§ **DATASET**:
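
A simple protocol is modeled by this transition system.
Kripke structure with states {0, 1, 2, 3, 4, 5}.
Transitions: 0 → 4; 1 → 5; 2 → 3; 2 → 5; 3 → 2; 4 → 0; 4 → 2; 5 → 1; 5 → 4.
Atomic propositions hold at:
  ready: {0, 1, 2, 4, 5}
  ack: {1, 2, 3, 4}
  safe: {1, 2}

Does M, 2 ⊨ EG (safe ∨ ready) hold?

Yes

Sat(safe ∨ ready) = {0, 1, 2, 4, 5}
EG (safe ∨ ready): greatest fixpoint, start Z0 = {0, 1, 2, 4, 5}, keep only states in Sat with some successor in Z. Already a fixed point.
Sat(EG (safe ∨ ready)) = {0, 1, 2, 4, 5}
2 ∈ Sat(EG (safe ∨ ready)) = {0, 1, 2, 4, 5}, so the formula holds at 2.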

§ **EXERCISE PROMPT**: Transcribe all records exactly as written.

§ **EXERCISE SOLUTION**:
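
A simple protocol is modeled by this transition system.
Kripke structure with states {0, 1, 2, 3, 4, 5}.
Transitions: 0 → 4; 1 → 5; 2 → 3; 2 → 5; 3 → 2; 4 → 0; 4 → 2; 5 → 1; 5 → 4.
Atomic propositions hold at:
  ready: {0, 1, 2, 4, 5}
  ack: {1, 2, 3, 4}
  safe: {1, 2}

Does M, 2 ⊨ EG (safe ∨ ready) hold?

Yes

Sat(safe ∨ ready) = {0, 1, 2, 4, 5}
EG (safe ∨ ready): greatest fixpoint, start Z0 = {0, 1, 2, 4, 5}, keep only states in Sat with some successor in Z. Already a fixed point.
Sat(EG (safe ∨ ready)) = {0, 1, 2, 4, 5}
2 ∈ Sat(EG (safe ∨ ready)) = {0, 1, 2, 4, 5}, so the formula holds at 2.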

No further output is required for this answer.